=== Section Start ===
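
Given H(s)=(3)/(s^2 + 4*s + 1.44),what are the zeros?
Numerator is a nonzero constant (3) → Zeros: none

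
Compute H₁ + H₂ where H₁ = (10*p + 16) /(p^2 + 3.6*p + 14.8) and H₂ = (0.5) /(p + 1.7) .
Parallel: H = H₁ + H₂ = (n₁·d₂ + n₂·d₁)/(d₁·d₂).
n₁·d₂ = 10*p^2 + 33*p + 27.2. n₂·d₁ = 0.5*p^2 + 1.8*p + 7.4. Sum = 10.5*p^2 + 34.8*p + 34.6. d₁·d₂ = p^3 + 5.3*p^2 + 20.92*p + 25.16.
H(p) = (10.5*p^2 + 34.8*p + 34.6)/(p^3 + 5.3*p^2 + 20.92*p + 25.16)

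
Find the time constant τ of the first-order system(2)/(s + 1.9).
First-order system: τ = -1/pole. Pole = -1.9. τ = -1/(-1.9) = 0.5263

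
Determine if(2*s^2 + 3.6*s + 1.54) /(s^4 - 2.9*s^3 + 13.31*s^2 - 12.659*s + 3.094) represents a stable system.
Denominator: s^4 - 2.9*s^3 + 13.31*s^2 - 12.659*s + 3.094 = (s - 0.4)(s - 0.7)(s^2 - 1.8*s + 11.05). Poles: 0.4, 0.7, 0.9 + 3.2j, 0.9 - 3.2j. All Re(p)<0: No (unstable)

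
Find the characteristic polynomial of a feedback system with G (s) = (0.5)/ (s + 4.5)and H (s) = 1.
Characteristic poly = G_den * H_den + G_num * H_num = (s + 4.5) + (0.5) = s + 5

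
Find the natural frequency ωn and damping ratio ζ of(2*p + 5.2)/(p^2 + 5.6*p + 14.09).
Underdamped: complex pole -2.8 + 2.5j. ωn = |pole| = 3.754, ζ = -Re(pole)/ωn = 0.7459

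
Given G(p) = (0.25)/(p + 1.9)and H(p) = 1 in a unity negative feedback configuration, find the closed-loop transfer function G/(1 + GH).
Closed-loop T = G/(1+GH).
Numerator: G_num * H_den = 0.25.
Denominator: G_den * H_den + G_num * H_num = (p + 1.9) + (0.25) = p + 2.15.
T(p) = (0.25)/(p + 2.15)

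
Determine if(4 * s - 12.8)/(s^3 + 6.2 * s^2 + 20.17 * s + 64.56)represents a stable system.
Denominator: s^3 + 6.2*s^2 + 20.17*s + 64.56 = (s + 4.8)(s^2 + 1.4*s + 13.45). Poles: -0.7 + 3.6j, -0.7 - 3.6j, -4.8. All Re(p)<0: Yes (stable)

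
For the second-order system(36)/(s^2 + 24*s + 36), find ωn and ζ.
Standard form: ωn²/(s²+2ζωn·s+ωn²).
const=36=ωn² → ωn=6, s coeff=24=2ζωn → ζ=2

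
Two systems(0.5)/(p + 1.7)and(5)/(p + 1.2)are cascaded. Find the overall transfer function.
Series: H = H₁ · H₂ = (n₁·n₂)/(d₁·d₂).
Num: n₁·n₂ = 2.5. Den: d₁·d₂ = p^2 + 2.9*p + 2.04.
H(p) = (2.5)/(p^2 + 2.9*p + 2.04)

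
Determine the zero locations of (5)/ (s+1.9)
Numerator is a nonzero constant (5) → Zeros: none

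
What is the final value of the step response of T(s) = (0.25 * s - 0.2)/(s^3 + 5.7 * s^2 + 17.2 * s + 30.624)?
FVT: lim_{t→∞} y(t) = lim_{s→0} s*Y(s) where Y(s) = T(s)/s.
= lim_{s→0} T(s) = T(0) = num(0)/den(0) = -0.2/30.624 = -0.006531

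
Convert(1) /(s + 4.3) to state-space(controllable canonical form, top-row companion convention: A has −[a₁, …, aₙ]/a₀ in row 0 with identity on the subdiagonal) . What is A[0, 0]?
Reachable canonical form for den = s + 4.3: top row of A = -[a₁,a₂,...,aₙ]/a₀, ones on the subdiagonal, zeros elsewhere.
A = [[-4.3]].
A[0,0] = -4.3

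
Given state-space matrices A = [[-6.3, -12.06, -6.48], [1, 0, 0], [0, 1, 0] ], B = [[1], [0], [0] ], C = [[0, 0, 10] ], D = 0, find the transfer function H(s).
H(s) = C(sI - A)⁻¹B + D.
Characteristic polynomial det(sI - A) = s^3 + 6.3*s^2 + 12.06*s + 6.48.
Numerator from C·adj(sI-A)·B + D·det(sI-A) = 10.
H(s) = (10)/(s^3 + 6.3*s^2 + 12.06*s + 6.48)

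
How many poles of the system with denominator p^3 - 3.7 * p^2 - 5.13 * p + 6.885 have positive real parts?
p^3 - 3.7*p^2 - 5.13*p + 6.885 = (p - 4.5)(p + 1.7)(p - 0.9). Poles: -1.7, 0.9, 4.5. RHP poles (Re>0): 2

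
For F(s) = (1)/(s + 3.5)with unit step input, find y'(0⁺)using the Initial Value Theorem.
IVT: y'(0⁺) = lim_{s→∞} s²·Y(s) = lim_{s→∞} s·F(s).
deg(num) = 0, deg(den) = 1, relative degree = 1, so s·F(s) → (leading num)/(leading den) = 1/1 = 1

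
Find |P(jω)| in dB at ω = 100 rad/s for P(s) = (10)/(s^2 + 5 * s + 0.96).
Substitute s = j*100: P(j100) = -0.000997602 - 4.98849e-05j.
|P(j100)| = sqrt(Re² + Im²) = 0.0009988.
20*log₁₀(0.0009988) = -60.01 dB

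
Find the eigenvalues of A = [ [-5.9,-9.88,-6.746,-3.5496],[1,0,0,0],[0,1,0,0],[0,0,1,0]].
Eigenvalues solve det(λI - A) = 0.
Characteristic polynomial: λ^4 + 5.9*λ^3 + 9.88*λ^2 + 6.746*λ + 3.5496 = 0.
Factor: (λ + 1.7)(λ + 3.6)(λ^2 + 0.6*λ + 0.58) = 0.
Roots: -0.3 + 0.7j, -0.3 - 0.7j, -1.7, -3.6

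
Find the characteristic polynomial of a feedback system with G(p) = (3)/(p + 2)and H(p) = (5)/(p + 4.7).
Characteristic poly = G_den * H_den + G_num * H_num = (p^2 + 6.7*p + 9.4) + (15) = p^2 + 6.7*p + 24.4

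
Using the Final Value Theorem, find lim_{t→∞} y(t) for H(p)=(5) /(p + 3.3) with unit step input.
FVT: lim_{t→∞} y(t) = lim_{p→0} p*Y(p) where Y(p) = H(p)/p.
= lim_{p→0} H(p) = H(0) = num(0)/den(0) = 5/3.3 = 1.515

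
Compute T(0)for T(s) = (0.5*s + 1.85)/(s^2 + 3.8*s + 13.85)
DC gain = T(0) = num(0)/den(0) = 1.85/13.85 = 0.1336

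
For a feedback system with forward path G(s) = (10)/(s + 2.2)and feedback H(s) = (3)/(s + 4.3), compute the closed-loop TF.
Closed-loop T = G/(1+GH).
Numerator: G_num * H_den = 10*s + 43.
Denominator: G_den * H_den + G_num * H_num = (s^2 + 6.5*s + 9.46) + (30) = s^2 + 6.5*s + 39.46.
T(s) = (10*s + 43)/(s^2 + 6.5*s + 39.46)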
=== Section End ===
* [Your assignment]: Please restate word for word the lines of the material above, beginning with the one that holds "Compute T(0)for T(s)" and ending with the last.

* [Solution to this task]:
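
Compute T(0)for T(s) = (0.5*s + 1.85)/(s^2 + 3.8*s + 13.85)
DC gain = T(0) = num(0)/den(0) = 1.85/13.85 = 0.1336

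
For a feedback system with forward path G(s) = (10)/(s + 2.2)and feedback H(s) = (3)/(s + 4.3), compute the closed-loop TF.
Closed-loop T = G/(1+GH).
Numerator: G_num * H_den = 10*s + 43.
Denominator: G_den * H_den + G_num * H_num = (s^2 + 6.5*s + 9.46) + (30) = s^2 + 6.5*s + 39.46.
T(s) = (10*s + 43)/(s^2 + 6.5*s + 39.46)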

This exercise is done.